YOUR GOAL:
Every record must be repeated precisely as it stands.

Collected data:
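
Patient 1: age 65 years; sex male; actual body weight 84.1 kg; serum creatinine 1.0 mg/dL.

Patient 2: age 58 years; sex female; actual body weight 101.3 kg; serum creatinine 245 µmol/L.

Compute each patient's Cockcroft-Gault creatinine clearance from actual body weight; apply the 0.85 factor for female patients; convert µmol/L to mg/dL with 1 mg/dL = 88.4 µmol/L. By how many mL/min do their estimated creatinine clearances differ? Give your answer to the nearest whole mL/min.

Patient 1: CrCl = (140 − 65) × 84.1 / (72 × 1) = 6307.5 / 72.00 ≈ 87.6 mL/min
Patient 2: SCr = 245 / 88.4 = 2.771 mg/dL
Patient 2: CrCl = (140 − 58) × 101.3 / (72 × 2.771) × 0.85 = 8306.6 / 199.51 × 0.85 ≈ 35.4 mL/min
|87.6 − 35.4| = 52.2 mL/min

52 mL/min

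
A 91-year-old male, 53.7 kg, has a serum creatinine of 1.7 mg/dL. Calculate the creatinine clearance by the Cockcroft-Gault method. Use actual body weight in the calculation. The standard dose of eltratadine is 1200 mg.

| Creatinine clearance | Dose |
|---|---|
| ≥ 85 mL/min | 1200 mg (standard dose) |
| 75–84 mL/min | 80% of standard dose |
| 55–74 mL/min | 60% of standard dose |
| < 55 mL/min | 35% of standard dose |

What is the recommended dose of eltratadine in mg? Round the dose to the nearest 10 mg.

CrCl = (140 − 91) × 53.7 / (72 × 1.7) = 2631.3 / 122.40 ≈ 21.5 mL/min
CrCl ≈ 21 mL/min → bracket < 55 mL/min.
35% of 1200 mg = 420 mg

420 mg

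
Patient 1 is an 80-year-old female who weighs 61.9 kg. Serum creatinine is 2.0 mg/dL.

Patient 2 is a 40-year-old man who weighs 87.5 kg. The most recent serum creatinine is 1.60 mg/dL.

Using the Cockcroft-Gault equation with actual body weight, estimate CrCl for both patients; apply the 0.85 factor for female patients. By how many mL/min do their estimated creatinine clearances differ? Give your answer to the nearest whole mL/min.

Patient 1: CrCl = (140 − 80) × 61.9 / (72 × 2) × 0.85 = 3714.0 / 144.00 × 0.85 ≈ 21.9 mL/min
Patient 2: CrCl = (140 − 40) × 87.5 / (72 × 1.6) = 8750.0 / 115.20 ≈ 76.0 mL/min
|21.9 − 76.0| = 54.1 mL/min

54 mL/min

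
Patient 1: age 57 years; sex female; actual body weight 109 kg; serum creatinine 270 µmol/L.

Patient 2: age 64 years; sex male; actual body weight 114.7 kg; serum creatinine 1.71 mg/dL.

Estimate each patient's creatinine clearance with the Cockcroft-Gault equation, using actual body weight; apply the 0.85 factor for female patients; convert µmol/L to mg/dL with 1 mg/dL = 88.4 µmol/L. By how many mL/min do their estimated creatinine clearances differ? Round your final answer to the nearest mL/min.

36 mL/min

Patient 1: SCr = 270 / 88.4 = 3.054 mg/dL
Patient 1: CrCl = (140 − 57) × 109 / (72 × 3.054) × 0.85 = 9047.0 / 219.89 × 0.85 ≈ 35.0 mL/min
Patient 2: CrCl = (140 − 64) × 114.7 / (72 × 1.71) = 8717.2 / 123.12 ≈ 70.8 mL/min
|35.0 − 70.8| = 35.8 mL/min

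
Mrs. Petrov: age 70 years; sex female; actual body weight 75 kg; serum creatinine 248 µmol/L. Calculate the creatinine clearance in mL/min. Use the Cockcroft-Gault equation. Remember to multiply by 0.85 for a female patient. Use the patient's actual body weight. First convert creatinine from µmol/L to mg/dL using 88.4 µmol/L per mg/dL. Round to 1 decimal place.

SCr = 248 / 88.4 = 2.805 mg/dL
CrCl = (140 − 70) × 75 / (72 × 2.805) × 0.85 = 5250.0 / 201.96 × 0.85 ≈ 22.1 mL/min

22.1 mL/min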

ANSWER TO THIS TASK:
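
Patient 1: age 65 years; sex male; actual body weight 84.1 kg; serum creatinine 1.0 mg/dL.

Patient 2: age 58 years; sex female; actual body weight 101.3 kg; serum creatinine 245 µmol/L.

Compute each patient's Cockcroft-Gault creatinine clearance from actual body weight; apply the 0.85 factor for female patients; convert µmol/L to mg/dL with 1 mg/dL = 88.4 µmol/L. By how many mL/min do their estimated creatinine clearances differ? Give your answer to the nearest whole mL/min.

Patient 1: CrCl = (140 − 65) × 84.1 / (72 × 1) = 6307.5 / 72.00 ≈ 87.6 mL/min
Patient 2: SCr = 245 / 88.4 = 2.771 mg/dL
Patient 2: CrCl = (140 − 58) × 101.3 / (72 × 2.771) × 0.85 = 8306.6 / 199.51 × 0.85 ≈ 35.4 mL/min
|87.6 − 35.4| = 52.2 mL/min

52 mL/min

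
A 91-year-old male, 53.7 kg, has a serum creatinine of 1.7 mg/dL. Calculate the creatinine clearance by the Cockcroft-Gault method. Use actual body weight in the calculation. The standard dose of eltratadine is 1200 mg.

| Creatinine clearance | Dose |
|---|---|
| ≥ 85 mL/min | 1200 mg (standard dose) |
| 75–84 mL/min | 80% of standard dose |
| 55–74 mL/min | 60% of standard dose |
| < 55 mL/min | 35% of standard dose |

What is the recommended dose of eltratadine in mg? Round the dose to the nearest 10 mg.

CrCl = (140 − 91) × 53.7 / (72 × 1.7) = 2631.3 / 122.40 ≈ 21.5 mL/min
CrCl ≈ 21 mL/min → bracket < 55 mL/min.
35% of 1200 mg = 420 mg

420 mg

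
Patient 1 is an 80-year-old female who weighs 61.9 kg. Serum creatinine is 2.0 mg/dL.

Patient 2 is a 40-year-old man who weighs 87.5 kg. The most recent serum creatinine is 1.60 mg/dL.

Using the Cockcroft-Gault equation with actual body weight, estimate CrCl for both patients; apply the 0.85 factor for female patients. By how many mL/min do their estimated creatinine clearances differ? Give your answer to the nearest whole mL/min.

Patient 1: CrCl = (140 − 80) × 61.9 / (72 × 2) × 0.85 = 3714.0 / 144.00 × 0.85 ≈ 21.9 mL/min
Patient 2: CrCl = (140 − 40) × 87.5 / (72 × 1.6) = 8750.0 / 115.20 ≈ 76.0 mL/min
|21.9 − 76.0| = 54.1 mL/min

54 mL/min

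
Patient 1: age 57 years; sex female; actual body weight 109 kg; serum creatinine 270 µmol/L.

Patient 2: age 64 years; sex male; actual body weight 114.7 kg; serum creatinine 1.71 mg/dL.

Estimate each patient's creatinine clearance with the Cockcroft-Gault equation, using actual body weight; apply the 0.85 factor for female patients; convert µmol/L to mg/dL with 1 mg/dL = 88.4 µmol/L. By how many mL/min do their estimated creatinine clearances differ? Round your final answer to the nearest mL/min.

36 mL/min

Patient 1: SCr = 270 / 88.4 = 3.054 mg/dL
Patient 1: CrCl = (140 − 57) × 109 / (72 × 3.054) × 0.85 = 9047.0 / 219.89 × 0.85 ≈ 35.0 mL/min
Patient 2: CrCl = (140 − 64) × 114.7 / (72 × 1.71) = 8717.2 / 123.12 ≈ 70.8 mL/min
|35.0 − 70.8| = 35.8 mL/min

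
Mrs. Petrov: age 70 years; sex female; actual body weight 75 kg; serum creatinine 248 µmol/L. Calculate the creatinine clearance in mL/min. Use the Cockcroft-Gault equation. Remember to multiply by 0.85 for a female patient. Use the patient's actual body weight. First convert creatinine from µmol/L to mg/dL using 88.4 µmol/L per mg/dL. Round to 1 decimal place.

SCr = 248 / 88.4 = 2.805 mg/dL
CrCl = (140 − 70) × 75 / (72 × 2.805) × 0.85 = 5250.0 / 201.96 × 0.85 ≈ 22.1 mL/min

22.1 mL/min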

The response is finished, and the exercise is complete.